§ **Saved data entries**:
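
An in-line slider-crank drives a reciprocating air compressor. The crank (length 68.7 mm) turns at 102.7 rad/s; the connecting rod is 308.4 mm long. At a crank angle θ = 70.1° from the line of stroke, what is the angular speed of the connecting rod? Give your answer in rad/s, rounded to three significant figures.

ω = 102.7 rad/s
The rod makes angle φ with the slider axis where L sinφ = r sinθ; differentiating, L cosφ·φ̇ = r ω cosθ.
L cosφ = √(L² − r² sin²θ) = 0.30156 m.
|ω_rod| = r ω |cosθ| / √(L² − r² sin²θ) = 0.0687·102.7·0.34038/0.30156 = 7.9638 rad/s.

7.96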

§ **What is required**:
Every line of the data must be reproduced exactly.

§ **Task solution**:
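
An in-line slider-crank drives a reciprocating air compressor. The crank (length 68.7 mm) turns at 102.7 rad/s; the connecting rod is 308.4 mm long. At a crank angle θ = 70.1° from the line of stroke, what is the angular speed of the connecting rod? Give your answer in rad/s, rounded to three significant figures.

ω = 102.7 rad/s
The rod makes angle φ with the slider axis where L sinφ = r sinθ; differentiating, L cosφ·φ̇ = r ω cosθ.
L cosφ = √(L² − r² sin²θ) = 0.30156 m.
|ω_rod| = r ω |cosθ| / √(L² − r² sin²θ) = 0.0687·102.7·0.34038/0.30156 = 7.9638 rad/s.

7.96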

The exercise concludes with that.